• _What you will do_:
Every record must be retyped exactly as it reads.

• _Supplied data_:
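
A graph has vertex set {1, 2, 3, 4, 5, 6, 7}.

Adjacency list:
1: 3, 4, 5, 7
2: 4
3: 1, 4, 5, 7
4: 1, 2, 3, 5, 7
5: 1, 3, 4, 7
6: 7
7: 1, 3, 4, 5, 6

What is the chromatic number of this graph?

1, 3, 4, 5, 7 form a clique, so at least 5 colors are needed.
5 colors suffice: color a → {4, 6}; color b → {2, 7}; color c → {3}; color d → {5}; color e → {1}. Each edge has distinct colors on its endpoints.

5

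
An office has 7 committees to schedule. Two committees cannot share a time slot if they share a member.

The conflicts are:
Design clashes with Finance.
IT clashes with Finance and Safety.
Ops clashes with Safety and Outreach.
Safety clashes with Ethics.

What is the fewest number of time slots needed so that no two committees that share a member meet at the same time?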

• _Response box_:
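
A graph has vertex set {1, 2, 3, 4, 5, 6, 7}.

Adjacency list:
1: 3, 4, 5, 7
2: 4
3: 1, 4, 5, 7
4: 1, 2, 3, 5, 7
5: 1, 3, 4, 7
6: 7
7: 1, 3, 4, 5, 6

What is the chromatic number of this graph?

1, 3, 4, 5, 7 form a clique, so at least 5 colors are needed.
5 colors suffice: color a → {4, 6}; color b → {2, 7}; color c → {3}; color d → {5}; color e → {1}. Each edge has distinct colors on its endpoints.

5

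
An office has 7 committees to schedule. Two committees cannot share a time slot if they share a member.

The conflicts are:
Design clashes with Finance.
IT clashes with Finance and Safety.
Ops clashes with Safety and Outreach.
Safety clashes with Ethics.

What is the fewest number of time slots needed so that no two committees that share a member meet at the same time?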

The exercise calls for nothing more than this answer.